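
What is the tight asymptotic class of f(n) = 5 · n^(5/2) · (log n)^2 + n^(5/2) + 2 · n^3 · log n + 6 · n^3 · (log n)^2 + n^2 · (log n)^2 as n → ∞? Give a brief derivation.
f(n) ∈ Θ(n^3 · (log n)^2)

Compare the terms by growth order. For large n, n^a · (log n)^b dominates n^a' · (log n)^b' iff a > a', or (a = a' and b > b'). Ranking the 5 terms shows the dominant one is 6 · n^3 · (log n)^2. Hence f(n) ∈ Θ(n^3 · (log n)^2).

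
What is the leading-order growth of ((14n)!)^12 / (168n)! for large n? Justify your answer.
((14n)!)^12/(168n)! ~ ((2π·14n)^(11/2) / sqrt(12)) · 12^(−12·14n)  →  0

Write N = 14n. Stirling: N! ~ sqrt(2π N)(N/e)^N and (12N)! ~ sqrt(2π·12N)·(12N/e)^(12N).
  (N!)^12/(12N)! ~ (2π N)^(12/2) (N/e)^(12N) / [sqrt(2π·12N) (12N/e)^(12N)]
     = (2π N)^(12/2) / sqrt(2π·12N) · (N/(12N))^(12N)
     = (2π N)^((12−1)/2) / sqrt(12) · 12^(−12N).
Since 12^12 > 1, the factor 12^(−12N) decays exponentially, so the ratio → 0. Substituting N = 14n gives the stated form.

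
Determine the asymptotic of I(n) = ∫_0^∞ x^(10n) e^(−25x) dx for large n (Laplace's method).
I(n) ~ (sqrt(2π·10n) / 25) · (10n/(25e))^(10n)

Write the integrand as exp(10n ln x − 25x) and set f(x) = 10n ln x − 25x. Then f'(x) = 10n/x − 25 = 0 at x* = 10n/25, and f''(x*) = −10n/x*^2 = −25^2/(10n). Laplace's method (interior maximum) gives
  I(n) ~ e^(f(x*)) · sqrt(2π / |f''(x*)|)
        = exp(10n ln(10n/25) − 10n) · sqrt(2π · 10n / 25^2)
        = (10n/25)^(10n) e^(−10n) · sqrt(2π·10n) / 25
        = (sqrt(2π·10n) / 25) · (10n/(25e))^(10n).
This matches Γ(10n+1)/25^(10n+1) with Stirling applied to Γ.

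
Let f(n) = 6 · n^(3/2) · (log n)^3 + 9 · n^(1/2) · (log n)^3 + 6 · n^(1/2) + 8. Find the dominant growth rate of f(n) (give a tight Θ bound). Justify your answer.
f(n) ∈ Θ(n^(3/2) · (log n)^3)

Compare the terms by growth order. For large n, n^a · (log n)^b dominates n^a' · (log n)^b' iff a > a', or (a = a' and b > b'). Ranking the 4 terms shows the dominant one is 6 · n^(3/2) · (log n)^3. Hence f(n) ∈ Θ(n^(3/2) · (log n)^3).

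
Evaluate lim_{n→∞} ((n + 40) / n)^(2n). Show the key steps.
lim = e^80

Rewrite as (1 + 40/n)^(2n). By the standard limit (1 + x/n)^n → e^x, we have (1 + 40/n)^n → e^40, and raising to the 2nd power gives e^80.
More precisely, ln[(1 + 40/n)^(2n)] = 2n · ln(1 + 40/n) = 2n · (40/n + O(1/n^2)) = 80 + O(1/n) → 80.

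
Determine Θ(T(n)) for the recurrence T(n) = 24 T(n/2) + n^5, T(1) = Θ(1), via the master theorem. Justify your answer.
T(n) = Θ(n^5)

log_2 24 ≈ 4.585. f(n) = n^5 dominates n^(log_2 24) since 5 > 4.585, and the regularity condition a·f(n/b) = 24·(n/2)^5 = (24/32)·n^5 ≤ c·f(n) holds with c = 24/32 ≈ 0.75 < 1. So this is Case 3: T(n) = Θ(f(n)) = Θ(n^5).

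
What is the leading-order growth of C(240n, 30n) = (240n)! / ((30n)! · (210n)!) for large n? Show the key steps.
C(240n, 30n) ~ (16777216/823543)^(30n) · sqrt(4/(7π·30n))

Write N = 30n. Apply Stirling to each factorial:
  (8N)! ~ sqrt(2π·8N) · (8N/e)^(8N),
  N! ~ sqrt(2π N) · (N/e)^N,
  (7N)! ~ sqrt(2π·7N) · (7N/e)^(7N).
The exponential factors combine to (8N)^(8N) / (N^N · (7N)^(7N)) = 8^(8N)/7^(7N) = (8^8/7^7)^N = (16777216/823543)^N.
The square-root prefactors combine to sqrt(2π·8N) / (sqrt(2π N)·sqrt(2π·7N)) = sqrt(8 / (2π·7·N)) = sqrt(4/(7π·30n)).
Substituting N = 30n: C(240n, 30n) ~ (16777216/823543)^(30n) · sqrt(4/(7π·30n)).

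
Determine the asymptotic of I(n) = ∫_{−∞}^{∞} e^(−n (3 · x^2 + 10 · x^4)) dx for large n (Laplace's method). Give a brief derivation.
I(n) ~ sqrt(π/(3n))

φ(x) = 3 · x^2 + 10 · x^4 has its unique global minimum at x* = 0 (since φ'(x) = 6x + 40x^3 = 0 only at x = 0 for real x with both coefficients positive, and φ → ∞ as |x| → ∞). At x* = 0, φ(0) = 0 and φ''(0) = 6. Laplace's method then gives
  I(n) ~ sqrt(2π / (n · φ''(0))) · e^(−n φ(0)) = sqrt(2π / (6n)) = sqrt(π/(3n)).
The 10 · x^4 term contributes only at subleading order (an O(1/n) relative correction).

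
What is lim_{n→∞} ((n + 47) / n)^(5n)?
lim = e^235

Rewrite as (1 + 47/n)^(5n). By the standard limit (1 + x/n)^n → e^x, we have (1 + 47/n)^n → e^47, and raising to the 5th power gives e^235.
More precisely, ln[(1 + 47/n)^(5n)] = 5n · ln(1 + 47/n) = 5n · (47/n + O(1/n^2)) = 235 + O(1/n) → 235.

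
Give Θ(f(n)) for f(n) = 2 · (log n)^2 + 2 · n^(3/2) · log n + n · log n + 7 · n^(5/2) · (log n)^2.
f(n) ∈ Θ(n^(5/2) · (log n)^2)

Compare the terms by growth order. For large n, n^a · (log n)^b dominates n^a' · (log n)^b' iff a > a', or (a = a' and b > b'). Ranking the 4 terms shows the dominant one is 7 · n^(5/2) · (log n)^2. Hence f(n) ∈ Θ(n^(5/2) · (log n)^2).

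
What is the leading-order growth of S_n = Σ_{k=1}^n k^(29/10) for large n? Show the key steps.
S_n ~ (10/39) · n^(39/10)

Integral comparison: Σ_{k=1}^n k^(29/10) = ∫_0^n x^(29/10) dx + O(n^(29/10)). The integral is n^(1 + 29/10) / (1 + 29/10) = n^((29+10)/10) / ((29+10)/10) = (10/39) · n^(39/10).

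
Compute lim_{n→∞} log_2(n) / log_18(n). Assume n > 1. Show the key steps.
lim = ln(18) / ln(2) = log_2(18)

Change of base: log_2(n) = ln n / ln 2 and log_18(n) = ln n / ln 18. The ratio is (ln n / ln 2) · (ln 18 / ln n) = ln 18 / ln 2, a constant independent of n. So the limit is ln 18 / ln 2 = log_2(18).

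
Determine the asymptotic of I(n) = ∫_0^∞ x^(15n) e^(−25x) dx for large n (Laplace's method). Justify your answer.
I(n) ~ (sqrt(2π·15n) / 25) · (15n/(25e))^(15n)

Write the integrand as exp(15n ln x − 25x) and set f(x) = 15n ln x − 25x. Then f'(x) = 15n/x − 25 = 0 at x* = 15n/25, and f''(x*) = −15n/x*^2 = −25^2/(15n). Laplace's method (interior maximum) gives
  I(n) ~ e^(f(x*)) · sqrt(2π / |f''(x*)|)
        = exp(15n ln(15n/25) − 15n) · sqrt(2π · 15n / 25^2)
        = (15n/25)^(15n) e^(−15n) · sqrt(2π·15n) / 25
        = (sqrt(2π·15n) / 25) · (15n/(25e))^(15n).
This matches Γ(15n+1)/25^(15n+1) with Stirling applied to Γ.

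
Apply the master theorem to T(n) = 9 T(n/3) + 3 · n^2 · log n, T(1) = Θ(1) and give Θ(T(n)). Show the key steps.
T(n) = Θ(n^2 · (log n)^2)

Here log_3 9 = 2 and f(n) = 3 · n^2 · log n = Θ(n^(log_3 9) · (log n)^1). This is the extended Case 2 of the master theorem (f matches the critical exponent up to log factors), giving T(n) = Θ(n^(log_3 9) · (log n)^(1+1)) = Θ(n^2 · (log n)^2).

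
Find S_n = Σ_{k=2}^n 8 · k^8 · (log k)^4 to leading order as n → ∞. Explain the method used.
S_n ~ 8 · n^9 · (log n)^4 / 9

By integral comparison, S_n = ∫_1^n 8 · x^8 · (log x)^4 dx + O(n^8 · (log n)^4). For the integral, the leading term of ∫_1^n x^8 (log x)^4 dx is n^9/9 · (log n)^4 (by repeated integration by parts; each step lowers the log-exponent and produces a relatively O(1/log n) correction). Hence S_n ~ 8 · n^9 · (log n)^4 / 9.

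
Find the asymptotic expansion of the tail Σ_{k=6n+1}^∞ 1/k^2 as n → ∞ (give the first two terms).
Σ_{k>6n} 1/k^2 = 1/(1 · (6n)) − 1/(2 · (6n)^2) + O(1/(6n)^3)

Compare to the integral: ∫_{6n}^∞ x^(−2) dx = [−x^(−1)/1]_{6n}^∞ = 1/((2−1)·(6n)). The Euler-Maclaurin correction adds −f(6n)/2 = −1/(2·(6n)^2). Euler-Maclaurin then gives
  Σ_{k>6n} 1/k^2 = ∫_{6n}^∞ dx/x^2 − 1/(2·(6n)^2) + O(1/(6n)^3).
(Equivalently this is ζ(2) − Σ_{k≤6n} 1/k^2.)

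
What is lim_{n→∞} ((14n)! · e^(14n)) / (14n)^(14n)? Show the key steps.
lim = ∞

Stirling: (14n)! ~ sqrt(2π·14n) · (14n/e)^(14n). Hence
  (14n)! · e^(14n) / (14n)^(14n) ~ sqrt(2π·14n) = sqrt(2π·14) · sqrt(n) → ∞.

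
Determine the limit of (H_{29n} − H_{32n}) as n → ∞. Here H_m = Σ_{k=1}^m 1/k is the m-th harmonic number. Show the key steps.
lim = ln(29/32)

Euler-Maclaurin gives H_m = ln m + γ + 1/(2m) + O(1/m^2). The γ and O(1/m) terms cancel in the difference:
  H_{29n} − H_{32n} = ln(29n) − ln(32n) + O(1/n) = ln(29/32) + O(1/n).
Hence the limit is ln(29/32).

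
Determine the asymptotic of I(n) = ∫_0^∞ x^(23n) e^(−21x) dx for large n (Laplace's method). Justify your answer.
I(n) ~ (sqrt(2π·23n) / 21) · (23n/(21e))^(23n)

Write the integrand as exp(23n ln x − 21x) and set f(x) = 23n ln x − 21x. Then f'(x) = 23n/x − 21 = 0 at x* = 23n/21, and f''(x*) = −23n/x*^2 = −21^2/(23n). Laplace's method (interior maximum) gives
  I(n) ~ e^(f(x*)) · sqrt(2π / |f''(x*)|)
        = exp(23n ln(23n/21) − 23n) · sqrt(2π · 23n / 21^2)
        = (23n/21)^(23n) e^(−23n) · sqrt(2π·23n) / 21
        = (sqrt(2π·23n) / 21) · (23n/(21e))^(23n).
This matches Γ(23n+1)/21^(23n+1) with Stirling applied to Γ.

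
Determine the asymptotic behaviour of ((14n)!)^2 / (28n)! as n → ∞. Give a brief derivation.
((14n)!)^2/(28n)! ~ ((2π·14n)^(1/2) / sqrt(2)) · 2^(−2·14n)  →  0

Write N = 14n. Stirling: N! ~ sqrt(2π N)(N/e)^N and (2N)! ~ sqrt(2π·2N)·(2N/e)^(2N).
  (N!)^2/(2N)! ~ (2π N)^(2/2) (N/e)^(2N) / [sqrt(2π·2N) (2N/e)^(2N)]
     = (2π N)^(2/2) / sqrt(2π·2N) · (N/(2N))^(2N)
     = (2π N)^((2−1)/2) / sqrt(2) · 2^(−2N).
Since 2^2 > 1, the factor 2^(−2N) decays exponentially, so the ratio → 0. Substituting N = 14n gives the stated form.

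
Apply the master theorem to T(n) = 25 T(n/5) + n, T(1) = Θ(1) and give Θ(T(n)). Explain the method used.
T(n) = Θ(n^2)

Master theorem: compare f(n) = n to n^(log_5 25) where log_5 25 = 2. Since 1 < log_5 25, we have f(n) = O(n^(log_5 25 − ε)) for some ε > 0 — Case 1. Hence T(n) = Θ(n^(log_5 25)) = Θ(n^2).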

━━━

▶ EXERCISE BRIEF:
Would you copy out exactly the lines from the one holding "Determine the limit" through the end of the entries above, both ends included?

▶ RESPONSE BELOW:
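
Determine the limit of (H_{29n} − H_{32n}) as n → ∞. Here H_m = Σ_{k=1}^m 1/k is the m-th harmonic number. Show the key steps.
lim = ln(29/32)

Euler-Maclaurin gives H_m = ln m + γ + 1/(2m) + O(1/m^2). The γ and O(1/m) terms cancel in the difference:
  H_{29n} − H_{32n} = ln(29n) − ln(32n) + O(1/n) = ln(29/32) + O(1/n).
Hence the limit is ln(29/32).

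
Determine the asymptotic of I(n) = ∫_0^∞ x^(23n) e^(−21x) dx for large n (Laplace's method). Justify your answer.
I(n) ~ (sqrt(2π·23n) / 21) · (23n/(21e))^(23n)

Write the integrand as exp(23n ln x − 21x) and set f(x) = 23n ln x − 21x. Then f'(x) = 23n/x − 21 = 0 at x* = 23n/21, and f''(x*) = −23n/x*^2 = −21^2/(23n). Laplace's method (interior maximum) gives
  I(n) ~ e^(f(x*)) · sqrt(2π / |f''(x*)|)
        = exp(23n ln(23n/21) − 23n) · sqrt(2π · 23n / 21^2)
        = (23n/21)^(23n) e^(−23n) · sqrt(2π·23n) / 21
        = (sqrt(2π·23n) / 21) · (23n/(21e))^(23n).
This matches Γ(23n+1)/21^(23n+1) with Stirling applied to Γ.

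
Determine the asymptotic behaviour of ((14n)!)^2 / (28n)! as n → ∞. Give a brief derivation.
((14n)!)^2/(28n)! ~ ((2π·14n)^(1/2) / sqrt(2)) · 2^(−2·14n)  →  0

Write N = 14n. Stirling: N! ~ sqrt(2π N)(N/e)^N and (2N)! ~ sqrt(2π·2N)·(2N/e)^(2N).
  (N!)^2/(2N)! ~ (2π N)^(2/2) (N/e)^(2N) / [sqrt(2π·2N) (2N/e)^(2N)]
     = (2π N)^(2/2) / sqrt(2π·2N) · (N/(2N))^(2N)
     = (2π N)^((2−1)/2) / sqrt(2) · 2^(−2N).
Since 2^2 > 1, the factor 2^(−2N) decays exponentially, so the ratio → 0. Substituting N = 14n gives the stated form.

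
Apply the master theorem to T(n) = 25 T(n/5) + n, T(1) = Θ(1) and give Θ(T(n)). Explain the method used.
T(n) = Θ(n^2)

Master theorem: compare f(n) = n to n^(log_5 25) where log_5 25 = 2. Since 1 < log_5 25, we have f(n) = O(n^(log_5 25 − ε)) for some ε > 0 — Case 1. Hence T(n) = Θ(n^(log_5 25)) = Θ(n^2).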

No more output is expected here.